[EXTRACTED MATERIAL]

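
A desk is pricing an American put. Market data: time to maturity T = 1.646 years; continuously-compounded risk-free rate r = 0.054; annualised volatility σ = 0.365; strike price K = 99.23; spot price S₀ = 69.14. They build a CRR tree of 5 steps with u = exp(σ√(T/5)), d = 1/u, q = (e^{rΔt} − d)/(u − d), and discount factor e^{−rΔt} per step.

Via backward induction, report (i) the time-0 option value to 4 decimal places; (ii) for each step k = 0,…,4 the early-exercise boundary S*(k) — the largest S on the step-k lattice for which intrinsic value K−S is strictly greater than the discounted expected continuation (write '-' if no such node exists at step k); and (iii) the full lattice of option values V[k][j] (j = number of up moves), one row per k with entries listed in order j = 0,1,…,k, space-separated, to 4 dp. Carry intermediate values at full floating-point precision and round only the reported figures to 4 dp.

price = 31.4927
boundary = - 56.0762 45.4807 56.0762 69.1400
tree:
31.4927
43.1538 20.5244
53.7493 30.4875 10.9197
62.3427 43.1538 18.4376 3.5051
69.3125 53.7493 30.0900 7.0008 0.0000
74.9653 62.3427 43.1538 13.9828 0.0000 0.0000

Δt=0.32920  u=1.23297  d=0.81105  q=0.49035  discount=0.98238
step 5 (expiry): payoffs max(K−S,0) = 74.9653 62.3427 43.1538 13.9828 0.0000 0.0000
step 4: (k=4,j=0): S=29.9175, (K−S)⁺=69.3125, hold=67.5641 ⇒ V=69.3125 exercise | (k=4,j=1): S=45.4807, (K−S)⁺=53.7493, hold=52.0009 ⇒ V=53.7493 exercise | (k=4,j=2): S=69.1400, (K−S)⁺=30.0900, hold=28.3416 ⇒ V=30.0900 exercise | (k=4,j=3): S=105.1069, (K−S)⁺=0.0000, hold=7.0008 ⇒ V=7.0008 continue | (k=4,j=4): S=159.7839, (K−S)⁺=0.0000, hold=0.0000 ⇒ V=0.0000 continue  boundary S*=69.1400
step 3: (k=3,j=0): S=36.8873, (K−S)⁺=62.3427, hold=60.5943 ⇒ V=62.3427 exercise | (k=3,j=1): S=56.0762, (K−S)⁺=43.1538, hold=41.4054 ⇒ V=43.1538 exercise | (k=3,j=2): S=85.2472, (K−S)⁺=13.9828, hold=18.4376 ⇒ V=18.4376 continue | (k=3,j=3): S=129.5932, (K−S)⁺=0.0000, hold=3.5051 ⇒ V=3.5051 continue  boundary S*=56.0762
step 2: (k=2,j=0): S=45.4807, (K−S)⁺=53.7493, hold=52.0009 ⇒ V=53.7493 exercise | (k=2,j=1): S=69.1400, (K−S)⁺=30.0900, hold=30.4875 ⇒ V=30.4875 continue | (k=2,j=2): S=105.1069, (K−S)⁺=0.0000, hold=10.9197 ⇒ V=10.9197 continue  boundary S*=45.4807
step 1: (k=1,j=0): S=56.0762, (K−S)⁺=43.1538, hold=41.5969 ⇒ V=43.1538 exercise | (k=1,j=1): S=85.2472, (K−S)⁺=13.9828, hold=20.5244 ⇒ V=20.5244 continue  boundary S*=56.0762
step 0: (k=0,j=0): S=69.1400, (K−S)⁺=30.0900, hold=31.4927 ⇒ V=31.4927 continue  boundary S*=-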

[/EXTRACTED MATERIAL]

Each line of the listing is to be repeated without alteration.

*OUTPUT*.
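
A desk is pricing an American put. Market data: time to maturity T = 1.646 years; continuously-compounded risk-free rate r = 0.054; annualised volatility σ = 0.365; strike price K = 99.23; spot price S₀ = 69.14. They build a CRR tree of 5 steps with u = exp(σ√(T/5)), d = 1/u, q = (e^{rΔt} − d)/(u − d), and discount factor e^{−rΔt} per step.

Via backward induction, report (i) the time-0 option value to 4 decimal places; (ii) for each step k = 0,…,4 the early-exercise boundary S*(k) — the largest S on the step-k lattice for which intrinsic value K−S is strictly greater than the discounted expected continuation (write '-' if no such node exists at step k); and (iii) the full lattice of option values V[k][j] (j = number of up moves), one row per k with entries listed in order j = 0,1,…,k, space-separated, to 4 dp. Carry intermediate values at full floating-point precision and round only the reported figures to 4 dp.

price = 31.4927
boundary = - 56.0762 45.4807 56.0762 69.1400
tree:
31.4927
43.1538 20.5244
53.7493 30.4875 10.9197
62.3427 43.1538 18.4376 3.5051
69.3125 53.7493 30.0900 7.0008 0.0000
74.9653 62.3427 43.1538 13.9828 0.0000 0.0000

Δt=0.32920  u=1.23297  d=0.81105  q=0.49035  discount=0.98238
step 5 (expiry): payoffs max(K−S,0) = 74.9653 62.3427 43.1538 13.9828 0.0000 0.0000
step 4: (k=4,j=0): S=29.9175, (K−S)⁺=69.3125, hold=67.5641 ⇒ V=69.3125 exercise | (k=4,j=1): S=45.4807, (K−S)⁺=53.7493, hold=52.0009 ⇒ V=53.7493 exercise | (k=4,j=2): S=69.1400, (K−S)⁺=30.0900, hold=28.3416 ⇒ V=30.0900 exercise | (k=4,j=3): S=105.1069, (K−S)⁺=0.0000, hold=7.0008 ⇒ V=7.0008 continue | (k=4,j=4): S=159.7839, (K−S)⁺=0.0000, hold=0.0000 ⇒ V=0.0000 continue  boundary S*=69.1400
step 3: (k=3,j=0): S=36.8873, (K−S)⁺=62.3427, hold=60.5943 ⇒ V=62.3427 exercise | (k=3,j=1): S=56.0762, (K−S)⁺=43.1538, hold=41.4054 ⇒ V=43.1538 exercise | (k=3,j=2): S=85.2472, (K−S)⁺=13.9828, hold=18.4376 ⇒ V=18.4376 continue | (k=3,j=3): S=129.5932, (K−S)⁺=0.0000, hold=3.5051 ⇒ V=3.5051 continue  boundary S*=56.0762
step 2: (k=2,j=0): S=45.4807, (K−S)⁺=53.7493, hold=52.0009 ⇒ V=53.7493 exercise | (k=2,j=1): S=69.1400, (K−S)⁺=30.0900, hold=30.4875 ⇒ V=30.4875 continue | (k=2,j=2): S=105.1069, (K−S)⁺=0.0000, hold=10.9197 ⇒ V=10.9197 continue  boundary S*=45.4807
step 1: (k=1,j=0): S=56.0762, (K−S)⁺=43.1538, hold=41.5969 ⇒ V=43.1538 exercise | (k=1,j=1): S=85.2472, (K−S)⁺=13.9828, hold=20.5244 ⇒ V=20.5244 continue  boundary S*=56.0762
step 0: (k=0,j=0): S=69.1400, (K−S)⁺=30.0900, hold=31.4927 ⇒ V=31.4927 continue  boundary S*=-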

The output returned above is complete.